**Description of the task**
The records must be repeated exactly and in their entirety.

Extracted data entries
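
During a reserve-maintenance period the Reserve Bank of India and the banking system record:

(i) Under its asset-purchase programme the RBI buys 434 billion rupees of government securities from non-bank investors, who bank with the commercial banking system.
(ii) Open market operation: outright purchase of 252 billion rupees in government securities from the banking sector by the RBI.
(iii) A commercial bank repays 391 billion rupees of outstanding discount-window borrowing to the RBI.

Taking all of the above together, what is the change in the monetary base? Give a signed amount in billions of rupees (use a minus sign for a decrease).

+295 billion

Asset purchase (from non-banks) 434 billion rupees: RBI balance sheet expands → +434B.
OMO purchase (from banks) 252 billion rupees: RBI balance sheet expands → +252B.
Discount-window repayment 391 billion rupees: RBI balance sheet contracts → −391B.
Net: 434 + 252 − 391 = +295 billion.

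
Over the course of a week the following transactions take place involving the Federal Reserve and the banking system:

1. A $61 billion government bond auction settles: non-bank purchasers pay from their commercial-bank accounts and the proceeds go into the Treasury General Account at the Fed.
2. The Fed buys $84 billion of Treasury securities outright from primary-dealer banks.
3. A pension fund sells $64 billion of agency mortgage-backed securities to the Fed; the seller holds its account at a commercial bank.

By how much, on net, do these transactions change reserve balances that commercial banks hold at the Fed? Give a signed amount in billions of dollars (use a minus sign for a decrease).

Government account inflow $61 billion: funds move from bank reserves into the government account → −$61B.
OMO purchase (from banks) $84 billion: the Fed pays by crediting reserve accounts → +$84B.
Asset purchase (from non-banks) $64 billion: the Fed pays by crediting reserve accounts → +$64B.
Net: −61 + 84 + 64 = +$87 billion.

+$87 billion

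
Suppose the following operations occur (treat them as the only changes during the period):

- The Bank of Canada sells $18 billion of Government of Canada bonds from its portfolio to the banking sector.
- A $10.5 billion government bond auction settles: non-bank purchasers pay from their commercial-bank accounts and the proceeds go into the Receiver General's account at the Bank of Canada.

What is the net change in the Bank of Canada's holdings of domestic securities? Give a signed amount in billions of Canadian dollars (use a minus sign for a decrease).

OMO sale (to banks) $18 billion: securities removed from the Bank of Canada's portfolio → −$18B.
Government account inflow $10.5 billion: the Bank of Canada's securities portfolio is untouched → 0.
Net: −18 + 0 = -$18 billion.

-$18 billion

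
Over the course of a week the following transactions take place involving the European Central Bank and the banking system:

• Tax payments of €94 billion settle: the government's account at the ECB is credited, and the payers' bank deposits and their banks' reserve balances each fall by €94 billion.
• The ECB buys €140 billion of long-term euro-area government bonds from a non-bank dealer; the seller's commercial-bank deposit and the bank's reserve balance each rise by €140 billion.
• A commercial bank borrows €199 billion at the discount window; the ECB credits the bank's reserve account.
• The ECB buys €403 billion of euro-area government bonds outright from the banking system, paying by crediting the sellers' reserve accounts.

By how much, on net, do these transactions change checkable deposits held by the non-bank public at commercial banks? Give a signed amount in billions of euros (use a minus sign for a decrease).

Government account inflow €94 billion: non-bank counterparties' bank balances fall → −€94B.
Asset purchase (from non-banks) €140 billion: non-bank counterparties' bank balances rise → +€140B.
Discount-window loan €199 billion: the counterparty is a bank, so public deposits are unchanged → 0.
OMO purchase (from banks) €403 billion: the counterparty is a bank, so public deposits are unchanged → 0.
Net: −94 + 140 + 0 + 0 = +€46 billion.

+€46 billion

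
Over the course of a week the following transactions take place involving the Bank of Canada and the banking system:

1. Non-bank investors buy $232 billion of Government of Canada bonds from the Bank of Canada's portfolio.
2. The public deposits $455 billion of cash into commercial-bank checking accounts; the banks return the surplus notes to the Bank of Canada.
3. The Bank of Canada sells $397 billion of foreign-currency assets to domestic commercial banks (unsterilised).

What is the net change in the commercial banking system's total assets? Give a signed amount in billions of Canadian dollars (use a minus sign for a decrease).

Bank of Canada balance sheet:
  Assets:      Securities −$232B, Foreign assets −$397B
  Liabilities: Bank reserves −$174B, Currency in circulation −$455B
Commercial banking system:
  Assets:      Reserves at CB −$174B, Foreign assets +$397B
  Liabilities: Checkable deposits +$223B
Change in total bank assets = +$223 billion.

+$223 billion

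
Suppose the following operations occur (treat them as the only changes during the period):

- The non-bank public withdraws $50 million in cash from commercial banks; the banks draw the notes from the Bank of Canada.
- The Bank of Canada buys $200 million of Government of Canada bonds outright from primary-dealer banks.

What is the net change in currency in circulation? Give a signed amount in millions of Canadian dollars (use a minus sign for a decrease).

Bank of Canada balance sheet:
  Assets:      Securities +$200M
  Liabilities: Bank reserves +$150M, Currency in circulation +$50M
Commercial banking system:
  Assets:      Reserves at CB +$150M, Securities −$200M
  Liabilities: Checkable deposits −$50M
So the change in currency in circulation is +$50 million.

+$50 million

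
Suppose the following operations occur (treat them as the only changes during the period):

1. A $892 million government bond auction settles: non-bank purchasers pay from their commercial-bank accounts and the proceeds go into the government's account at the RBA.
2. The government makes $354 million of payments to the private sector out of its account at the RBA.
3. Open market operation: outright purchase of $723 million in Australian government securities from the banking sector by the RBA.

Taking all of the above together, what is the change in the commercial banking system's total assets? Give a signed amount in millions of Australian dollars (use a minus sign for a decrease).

-$538 million

Government account inflow $892 million: bank balance sheets shrink → −$892M.
Government spending $354 million: bank balance sheets expand → +$354M.
OMO purchase (from banks) $723 million: just an asset swap on bank balance sheets → 0.
Net: −892 + 354 + 0 = -$538 million.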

**Answer for the task**
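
During a reserve-maintenance period the Reserve Bank of India and the banking system record:

(i) Under its asset-purchase programme the RBI buys 434 billion rupees of government securities from non-bank investors, who bank with the commercial banking system.
(ii) Open market operation: outright purchase of 252 billion rupees in government securities from the banking sector by the RBI.
(iii) A commercial bank repays 391 billion rupees of outstanding discount-window borrowing to the RBI.

Taking all of the above together, what is the change in the monetary base? Give a signed amount in billions of rupees (use a minus sign for a decrease).

+295 billion

Asset purchase (from non-banks) 434 billion rupees: RBI balance sheet expands → +434B.
OMO purchase (from banks) 252 billion rupees: RBI balance sheet expands → +252B.
Discount-window repayment 391 billion rupees: RBI balance sheet contracts → −391B.
Net: 434 + 252 − 391 = +295 billion.

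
Over the course of a week the following transactions take place involving the Federal Reserve and the banking system:

1. A $61 billion government bond auction settles: non-bank purchasers pay from their commercial-bank accounts and the proceeds go into the Treasury General Account at the Fed.
2. The Fed buys $84 billion of Treasury securities outright from primary-dealer banks.
3. A pension fund sells $64 billion of agency mortgage-backed securities to the Fed; the seller holds its account at a commercial bank.

By how much, on net, do these transactions change reserve balances that commercial banks hold at the Fed? Give a signed amount in billions of dollars (use a minus sign for a decrease).

Government account inflow $61 billion: funds move from bank reserves into the government account → −$61B.
OMO purchase (from banks) $84 billion: the Fed pays by crediting reserve accounts → +$84B.
Asset purchase (from non-banks) $64 billion: the Fed pays by crediting reserve accounts → +$64B.
Net: −61 + 84 + 64 = +$87 billion.

+$87 billion

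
Suppose the following operations occur (treat them as the only changes during the period):

- The Bank of Canada sells $18 billion of Government of Canada bonds from its portfolio to the banking sector.
- A $10.5 billion government bond auction settles: non-bank purchasers pay from their commercial-bank accounts and the proceeds go into the Receiver General's account at the Bank of Canada.

What is the net change in the Bank of Canada's holdings of domestic securities? Give a signed amount in billions of Canadian dollars (use a minus sign for a decrease).

OMO sale (to banks) $18 billion: securities removed from the Bank of Canada's portfolio → −$18B.
Government account inflow $10.5 billion: the Bank of Canada's securities portfolio is untouched → 0.
Net: −18 + 0 = -$18 billion.

-$18 billion

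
Over the course of a week the following transactions take place involving the European Central Bank and the banking system:

• Tax payments of €94 billion settle: the government's account at the ECB is credited, and the payers' bank deposits and their banks' reserve balances each fall by €94 billion.
• The ECB buys €140 billion of long-term euro-area government bonds from a non-bank dealer; the seller's commercial-bank deposit and the bank's reserve balance each rise by €140 billion.
• A commercial bank borrows €199 billion at the discount window; the ECB credits the bank's reserve account.
• The ECB buys €403 billion of euro-area government bonds outright from the banking system, paying by crediting the sellers' reserve accounts.

By how much, on net, do these transactions change checkable deposits held by the non-bank public at commercial banks? Give a signed amount in billions of euros (use a minus sign for a decrease).

Government account inflow €94 billion: non-bank counterparties' bank balances fall → −€94B.
Asset purchase (from non-banks) €140 billion: non-bank counterparties' bank balances rise → +€140B.
Discount-window loan €199 billion: the counterparty is a bank, so public deposits are unchanged → 0.
OMO purchase (from banks) €403 billion: the counterparty is a bank, so public deposits are unchanged → 0.
Net: −94 + 140 + 0 + 0 = +€46 billion.

+€46 billion

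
Over the course of a week the following transactions take place involving the Bank of Canada and the banking system:

1. Non-bank investors buy $232 billion of Government of Canada bonds from the Bank of Canada's portfolio.
2. The public deposits $455 billion of cash into commercial-bank checking accounts; the banks return the surplus notes to the Bank of Canada.
3. The Bank of Canada sells $397 billion of foreign-currency assets to domestic commercial banks (unsterilised).

What is the net change in the commercial banking system's total assets? Give a signed amount in billions of Canadian dollars (use a minus sign for a decrease).

Bank of Canada balance sheet:
  Assets:      Securities −$232B, Foreign assets −$397B
  Liabilities: Bank reserves −$174B, Currency in circulation −$455B
Commercial banking system:
  Assets:      Reserves at CB −$174B, Foreign assets +$397B
  Liabilities: Checkable deposits +$223B
Change in total bank assets = +$223 billion.

+$223 billion

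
Suppose the following operations occur (treat them as the only changes during the period):

- The non-bank public withdraws $50 million in cash from commercial banks; the banks draw the notes from the Bank of Canada.
- The Bank of Canada buys $200 million of Government of Canada bonds outright from primary-dealer banks.

What is the net change in currency in circulation? Give a signed amount in millions of Canadian dollars (use a minus sign for a decrease).

Bank of Canada balance sheet:
  Assets:      Securities +$200M
  Liabilities: Bank reserves +$150M, Currency in circulation +$50M
Commercial banking system:
  Assets:      Reserves at CB +$150M, Securities −$200M
  Liabilities: Checkable deposits −$50M
So the change in currency in circulation is +$50 million.

+$50 million

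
Suppose the following operations occur (treat them as the only changes during the period):

1. A $892 million government bond auction settles: non-bank purchasers pay from their commercial-bank accounts and the proceeds go into the government's account at the RBA.
2. The government makes $354 million of payments to the private sector out of its account at the RBA.
3. Open market operation: outright purchase of $723 million in Australian government securities from the banking sector by the RBA.

Taking all of the above together, what is the change in the commercial banking system's total assets? Give a signed amount in millions of Australian dollars (use a minus sign for a decrease).

-$538 million

Government account inflow $892 million: bank balance sheets shrink → −$892M.
Government spending $354 million: bank balance sheets expand → +$354M.
OMO purchase (from banks) $723 million: just an asset swap on bank balance sheets → 0.
Net: −892 + 354 + 0 = -$538 million.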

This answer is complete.